Problem to solve> Review the material and extract every line in which the word "Assertiveness" occurs.

Input records>
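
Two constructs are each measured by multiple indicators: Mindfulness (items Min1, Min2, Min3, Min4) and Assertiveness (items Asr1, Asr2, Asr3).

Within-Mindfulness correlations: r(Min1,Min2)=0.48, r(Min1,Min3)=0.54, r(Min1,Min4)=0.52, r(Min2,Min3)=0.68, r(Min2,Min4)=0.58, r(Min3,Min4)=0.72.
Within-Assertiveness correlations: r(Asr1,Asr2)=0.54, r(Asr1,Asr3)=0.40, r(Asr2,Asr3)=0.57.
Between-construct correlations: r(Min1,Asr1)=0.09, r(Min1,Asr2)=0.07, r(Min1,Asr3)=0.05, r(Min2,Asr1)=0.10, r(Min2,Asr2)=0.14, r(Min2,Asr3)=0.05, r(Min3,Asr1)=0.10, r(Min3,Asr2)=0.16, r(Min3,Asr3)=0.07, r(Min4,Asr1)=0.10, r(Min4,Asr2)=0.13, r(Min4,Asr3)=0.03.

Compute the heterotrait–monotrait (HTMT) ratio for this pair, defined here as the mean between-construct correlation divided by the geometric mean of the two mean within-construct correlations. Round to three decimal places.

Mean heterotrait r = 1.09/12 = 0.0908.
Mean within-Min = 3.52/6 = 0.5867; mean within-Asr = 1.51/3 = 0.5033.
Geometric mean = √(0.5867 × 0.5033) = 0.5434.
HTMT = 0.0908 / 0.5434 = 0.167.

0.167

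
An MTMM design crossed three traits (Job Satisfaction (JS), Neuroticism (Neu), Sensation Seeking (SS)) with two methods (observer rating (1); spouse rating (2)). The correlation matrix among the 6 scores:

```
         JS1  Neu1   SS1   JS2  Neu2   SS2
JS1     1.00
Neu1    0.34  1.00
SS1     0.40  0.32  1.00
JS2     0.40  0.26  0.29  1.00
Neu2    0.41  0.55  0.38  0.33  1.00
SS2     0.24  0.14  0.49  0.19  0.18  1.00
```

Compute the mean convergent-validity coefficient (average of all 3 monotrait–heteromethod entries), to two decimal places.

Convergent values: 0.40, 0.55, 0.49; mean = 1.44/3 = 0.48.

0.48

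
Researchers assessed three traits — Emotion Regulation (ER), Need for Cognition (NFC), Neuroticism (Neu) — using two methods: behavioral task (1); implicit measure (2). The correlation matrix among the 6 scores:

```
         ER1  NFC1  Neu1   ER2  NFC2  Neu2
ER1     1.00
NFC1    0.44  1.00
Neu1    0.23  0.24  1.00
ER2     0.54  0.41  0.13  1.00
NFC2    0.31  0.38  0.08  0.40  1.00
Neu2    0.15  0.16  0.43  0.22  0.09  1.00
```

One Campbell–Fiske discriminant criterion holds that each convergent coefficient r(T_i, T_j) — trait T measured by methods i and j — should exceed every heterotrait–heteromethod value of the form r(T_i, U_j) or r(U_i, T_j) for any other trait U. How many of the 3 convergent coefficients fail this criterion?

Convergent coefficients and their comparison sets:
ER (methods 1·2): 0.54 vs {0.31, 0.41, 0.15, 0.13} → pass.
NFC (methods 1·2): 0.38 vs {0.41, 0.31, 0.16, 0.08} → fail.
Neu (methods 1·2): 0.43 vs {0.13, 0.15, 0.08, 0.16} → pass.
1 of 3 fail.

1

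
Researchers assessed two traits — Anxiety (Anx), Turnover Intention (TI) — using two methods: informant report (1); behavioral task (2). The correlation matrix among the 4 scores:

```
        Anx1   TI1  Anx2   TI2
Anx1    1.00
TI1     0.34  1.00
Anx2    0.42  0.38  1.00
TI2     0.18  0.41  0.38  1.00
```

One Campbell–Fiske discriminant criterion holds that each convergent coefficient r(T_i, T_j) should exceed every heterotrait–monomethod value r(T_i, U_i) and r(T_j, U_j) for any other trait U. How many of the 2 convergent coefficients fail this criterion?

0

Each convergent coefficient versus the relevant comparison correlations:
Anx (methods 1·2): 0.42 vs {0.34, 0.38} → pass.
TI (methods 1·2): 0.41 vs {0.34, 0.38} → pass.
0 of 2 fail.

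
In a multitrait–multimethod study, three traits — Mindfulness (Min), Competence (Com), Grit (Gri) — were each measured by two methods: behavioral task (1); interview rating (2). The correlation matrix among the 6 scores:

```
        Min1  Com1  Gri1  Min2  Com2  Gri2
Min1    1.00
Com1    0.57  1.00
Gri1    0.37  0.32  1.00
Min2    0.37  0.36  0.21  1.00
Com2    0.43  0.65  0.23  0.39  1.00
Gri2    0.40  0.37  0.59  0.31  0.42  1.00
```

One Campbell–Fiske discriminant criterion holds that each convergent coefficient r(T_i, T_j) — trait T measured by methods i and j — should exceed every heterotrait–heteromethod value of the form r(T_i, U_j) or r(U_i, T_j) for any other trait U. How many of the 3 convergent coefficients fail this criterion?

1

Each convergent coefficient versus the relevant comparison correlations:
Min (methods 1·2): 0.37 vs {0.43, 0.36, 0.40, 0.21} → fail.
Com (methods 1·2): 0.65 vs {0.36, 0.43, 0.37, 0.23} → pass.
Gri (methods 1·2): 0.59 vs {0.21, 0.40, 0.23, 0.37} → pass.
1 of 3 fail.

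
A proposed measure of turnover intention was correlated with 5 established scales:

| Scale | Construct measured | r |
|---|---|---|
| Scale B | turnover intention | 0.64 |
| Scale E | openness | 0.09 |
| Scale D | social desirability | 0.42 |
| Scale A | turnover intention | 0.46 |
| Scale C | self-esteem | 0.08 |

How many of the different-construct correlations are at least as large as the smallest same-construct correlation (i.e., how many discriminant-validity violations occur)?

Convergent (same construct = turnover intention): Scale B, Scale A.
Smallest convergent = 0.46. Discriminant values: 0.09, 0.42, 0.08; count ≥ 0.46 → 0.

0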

==

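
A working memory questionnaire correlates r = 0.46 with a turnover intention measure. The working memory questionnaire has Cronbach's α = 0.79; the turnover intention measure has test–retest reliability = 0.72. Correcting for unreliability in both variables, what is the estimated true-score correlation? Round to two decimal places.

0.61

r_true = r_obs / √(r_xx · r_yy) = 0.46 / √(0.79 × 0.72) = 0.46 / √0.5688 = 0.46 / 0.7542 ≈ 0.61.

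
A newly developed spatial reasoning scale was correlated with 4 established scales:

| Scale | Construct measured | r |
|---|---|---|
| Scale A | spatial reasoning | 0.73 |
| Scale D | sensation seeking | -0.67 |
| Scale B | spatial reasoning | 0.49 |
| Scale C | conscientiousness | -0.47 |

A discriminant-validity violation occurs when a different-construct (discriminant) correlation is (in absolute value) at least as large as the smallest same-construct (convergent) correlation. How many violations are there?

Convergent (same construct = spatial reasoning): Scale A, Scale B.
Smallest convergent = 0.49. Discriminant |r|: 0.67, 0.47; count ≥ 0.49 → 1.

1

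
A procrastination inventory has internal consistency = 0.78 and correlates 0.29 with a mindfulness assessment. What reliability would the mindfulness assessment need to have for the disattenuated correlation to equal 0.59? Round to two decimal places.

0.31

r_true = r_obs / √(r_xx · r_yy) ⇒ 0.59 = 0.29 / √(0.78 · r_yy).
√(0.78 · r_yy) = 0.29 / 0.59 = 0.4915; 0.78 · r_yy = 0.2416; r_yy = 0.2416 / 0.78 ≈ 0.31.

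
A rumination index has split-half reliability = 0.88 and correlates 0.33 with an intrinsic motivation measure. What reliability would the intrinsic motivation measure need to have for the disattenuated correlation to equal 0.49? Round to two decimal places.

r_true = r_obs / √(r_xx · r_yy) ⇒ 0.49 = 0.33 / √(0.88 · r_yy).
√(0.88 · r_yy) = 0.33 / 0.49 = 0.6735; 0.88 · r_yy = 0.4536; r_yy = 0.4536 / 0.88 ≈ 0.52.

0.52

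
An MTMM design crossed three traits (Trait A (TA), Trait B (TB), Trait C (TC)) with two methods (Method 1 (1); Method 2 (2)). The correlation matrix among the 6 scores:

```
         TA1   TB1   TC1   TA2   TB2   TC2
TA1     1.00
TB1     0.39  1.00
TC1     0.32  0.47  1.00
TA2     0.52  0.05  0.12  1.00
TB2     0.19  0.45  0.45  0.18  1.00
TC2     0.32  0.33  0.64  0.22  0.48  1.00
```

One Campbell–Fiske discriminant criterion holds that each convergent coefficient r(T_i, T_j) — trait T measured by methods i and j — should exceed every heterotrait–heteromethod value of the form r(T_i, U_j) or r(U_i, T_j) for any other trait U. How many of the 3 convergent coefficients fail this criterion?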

==

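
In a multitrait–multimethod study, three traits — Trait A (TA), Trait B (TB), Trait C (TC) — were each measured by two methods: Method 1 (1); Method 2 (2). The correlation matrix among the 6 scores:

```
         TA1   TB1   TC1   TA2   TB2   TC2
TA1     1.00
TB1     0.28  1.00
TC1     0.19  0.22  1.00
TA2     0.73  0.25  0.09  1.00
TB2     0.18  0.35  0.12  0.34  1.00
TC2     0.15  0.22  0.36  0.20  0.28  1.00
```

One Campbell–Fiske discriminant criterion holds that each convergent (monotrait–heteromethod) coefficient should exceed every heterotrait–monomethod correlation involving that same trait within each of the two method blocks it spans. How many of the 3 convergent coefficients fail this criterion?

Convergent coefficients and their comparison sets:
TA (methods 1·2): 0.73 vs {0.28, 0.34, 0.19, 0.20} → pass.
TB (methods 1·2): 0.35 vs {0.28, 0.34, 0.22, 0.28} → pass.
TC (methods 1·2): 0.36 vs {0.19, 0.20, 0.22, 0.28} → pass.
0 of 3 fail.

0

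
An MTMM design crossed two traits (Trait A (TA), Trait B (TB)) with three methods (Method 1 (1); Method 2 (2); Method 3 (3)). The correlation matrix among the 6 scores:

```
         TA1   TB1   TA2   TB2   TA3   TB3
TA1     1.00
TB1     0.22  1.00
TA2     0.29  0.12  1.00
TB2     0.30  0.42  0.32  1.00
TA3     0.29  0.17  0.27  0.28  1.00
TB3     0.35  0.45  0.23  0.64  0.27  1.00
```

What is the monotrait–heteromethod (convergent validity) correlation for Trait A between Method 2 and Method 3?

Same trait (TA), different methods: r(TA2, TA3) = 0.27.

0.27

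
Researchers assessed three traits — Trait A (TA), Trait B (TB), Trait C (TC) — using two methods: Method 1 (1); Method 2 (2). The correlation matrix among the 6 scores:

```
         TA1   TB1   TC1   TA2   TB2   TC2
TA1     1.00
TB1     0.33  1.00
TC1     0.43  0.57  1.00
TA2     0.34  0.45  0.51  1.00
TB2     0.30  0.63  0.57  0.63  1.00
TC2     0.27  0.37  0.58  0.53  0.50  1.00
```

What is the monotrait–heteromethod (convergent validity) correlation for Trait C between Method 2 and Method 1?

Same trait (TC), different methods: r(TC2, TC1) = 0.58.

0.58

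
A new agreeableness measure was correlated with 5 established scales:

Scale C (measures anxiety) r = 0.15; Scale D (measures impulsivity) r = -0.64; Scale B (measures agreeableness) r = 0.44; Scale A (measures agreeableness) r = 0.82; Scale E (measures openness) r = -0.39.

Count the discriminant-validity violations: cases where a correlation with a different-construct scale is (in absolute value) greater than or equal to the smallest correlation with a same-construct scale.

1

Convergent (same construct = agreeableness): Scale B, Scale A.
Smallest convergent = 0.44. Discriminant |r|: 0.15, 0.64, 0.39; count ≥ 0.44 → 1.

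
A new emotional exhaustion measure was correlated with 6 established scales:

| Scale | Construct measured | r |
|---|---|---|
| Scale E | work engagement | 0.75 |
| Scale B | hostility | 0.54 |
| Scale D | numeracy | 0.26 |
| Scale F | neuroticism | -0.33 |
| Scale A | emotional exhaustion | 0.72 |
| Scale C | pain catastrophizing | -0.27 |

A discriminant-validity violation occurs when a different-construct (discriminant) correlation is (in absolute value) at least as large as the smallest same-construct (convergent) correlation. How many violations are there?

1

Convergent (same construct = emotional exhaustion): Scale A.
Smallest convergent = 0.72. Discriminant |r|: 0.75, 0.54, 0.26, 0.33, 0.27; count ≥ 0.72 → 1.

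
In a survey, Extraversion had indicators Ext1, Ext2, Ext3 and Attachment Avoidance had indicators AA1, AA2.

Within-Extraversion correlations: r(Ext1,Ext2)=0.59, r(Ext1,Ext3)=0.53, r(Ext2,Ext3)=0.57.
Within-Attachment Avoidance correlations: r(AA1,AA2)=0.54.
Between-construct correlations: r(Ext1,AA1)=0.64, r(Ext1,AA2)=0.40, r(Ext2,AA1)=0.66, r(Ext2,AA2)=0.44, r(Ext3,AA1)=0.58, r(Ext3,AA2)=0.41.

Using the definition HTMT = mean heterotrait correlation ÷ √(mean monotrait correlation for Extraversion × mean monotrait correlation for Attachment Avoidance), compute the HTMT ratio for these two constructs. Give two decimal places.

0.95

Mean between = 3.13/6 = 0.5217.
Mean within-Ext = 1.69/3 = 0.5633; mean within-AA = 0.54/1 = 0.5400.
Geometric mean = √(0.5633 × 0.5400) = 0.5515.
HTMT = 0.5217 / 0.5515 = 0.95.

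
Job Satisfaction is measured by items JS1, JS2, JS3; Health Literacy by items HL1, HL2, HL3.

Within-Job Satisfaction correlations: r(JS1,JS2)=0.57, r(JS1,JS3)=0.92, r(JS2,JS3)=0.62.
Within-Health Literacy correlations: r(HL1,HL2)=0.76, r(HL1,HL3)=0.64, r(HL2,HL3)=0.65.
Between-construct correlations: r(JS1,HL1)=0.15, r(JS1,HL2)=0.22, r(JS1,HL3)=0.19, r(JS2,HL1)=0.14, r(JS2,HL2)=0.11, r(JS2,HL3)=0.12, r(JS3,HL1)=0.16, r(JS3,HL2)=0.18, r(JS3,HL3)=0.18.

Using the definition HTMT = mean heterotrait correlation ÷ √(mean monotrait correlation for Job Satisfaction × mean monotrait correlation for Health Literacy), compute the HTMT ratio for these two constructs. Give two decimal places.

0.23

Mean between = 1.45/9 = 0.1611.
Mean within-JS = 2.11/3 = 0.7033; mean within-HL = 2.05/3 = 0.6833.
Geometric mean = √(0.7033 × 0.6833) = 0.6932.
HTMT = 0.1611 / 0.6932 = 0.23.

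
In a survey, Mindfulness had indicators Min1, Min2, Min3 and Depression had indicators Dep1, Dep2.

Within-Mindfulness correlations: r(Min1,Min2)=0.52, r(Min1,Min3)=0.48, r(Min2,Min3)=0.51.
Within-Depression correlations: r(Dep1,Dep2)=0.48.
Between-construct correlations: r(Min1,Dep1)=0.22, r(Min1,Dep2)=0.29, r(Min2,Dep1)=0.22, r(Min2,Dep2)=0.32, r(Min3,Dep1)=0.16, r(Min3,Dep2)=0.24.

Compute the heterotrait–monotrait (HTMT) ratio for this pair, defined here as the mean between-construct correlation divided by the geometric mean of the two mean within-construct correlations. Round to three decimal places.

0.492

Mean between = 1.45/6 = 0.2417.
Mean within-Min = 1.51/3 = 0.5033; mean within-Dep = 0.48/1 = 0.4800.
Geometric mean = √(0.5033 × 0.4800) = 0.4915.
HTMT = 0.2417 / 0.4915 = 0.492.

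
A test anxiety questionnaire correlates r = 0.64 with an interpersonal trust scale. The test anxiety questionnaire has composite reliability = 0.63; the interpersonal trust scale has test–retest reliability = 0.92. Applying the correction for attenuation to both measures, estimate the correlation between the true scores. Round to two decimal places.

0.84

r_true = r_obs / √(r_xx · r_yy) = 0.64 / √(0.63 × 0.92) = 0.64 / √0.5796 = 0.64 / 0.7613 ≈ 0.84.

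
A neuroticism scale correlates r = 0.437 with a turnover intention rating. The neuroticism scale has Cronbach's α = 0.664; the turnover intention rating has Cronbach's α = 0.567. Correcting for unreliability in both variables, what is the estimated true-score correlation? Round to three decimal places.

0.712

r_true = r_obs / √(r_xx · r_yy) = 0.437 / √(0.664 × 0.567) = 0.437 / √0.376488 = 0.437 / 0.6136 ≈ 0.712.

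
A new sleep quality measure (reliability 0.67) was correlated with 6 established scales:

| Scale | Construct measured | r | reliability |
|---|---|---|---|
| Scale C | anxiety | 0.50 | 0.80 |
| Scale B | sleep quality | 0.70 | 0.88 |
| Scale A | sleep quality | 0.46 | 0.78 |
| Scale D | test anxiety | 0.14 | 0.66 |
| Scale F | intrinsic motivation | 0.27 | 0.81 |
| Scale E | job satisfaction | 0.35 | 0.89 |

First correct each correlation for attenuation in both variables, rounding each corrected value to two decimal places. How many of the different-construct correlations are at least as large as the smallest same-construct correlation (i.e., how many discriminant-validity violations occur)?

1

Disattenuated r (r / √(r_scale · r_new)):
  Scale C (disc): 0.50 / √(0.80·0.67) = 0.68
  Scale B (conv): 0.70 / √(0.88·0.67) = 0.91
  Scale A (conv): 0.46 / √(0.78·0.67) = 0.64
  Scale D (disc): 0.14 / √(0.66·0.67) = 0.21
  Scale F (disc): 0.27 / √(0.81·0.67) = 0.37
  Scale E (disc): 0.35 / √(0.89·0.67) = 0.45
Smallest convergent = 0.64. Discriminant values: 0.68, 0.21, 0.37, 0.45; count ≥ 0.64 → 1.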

Answer to the exercise>
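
Two constructs are each measured by multiple indicators: Mindfulness (items Min1, Min2, Min3, Min4) and Assertiveness (items Asr1, Asr2, Asr3).
Within-Assertiveness correlations: r(Asr1,Asr2)=0.54, r(Asr1,Asr3)=0.40, r(Asr2,Asr3)=0.57.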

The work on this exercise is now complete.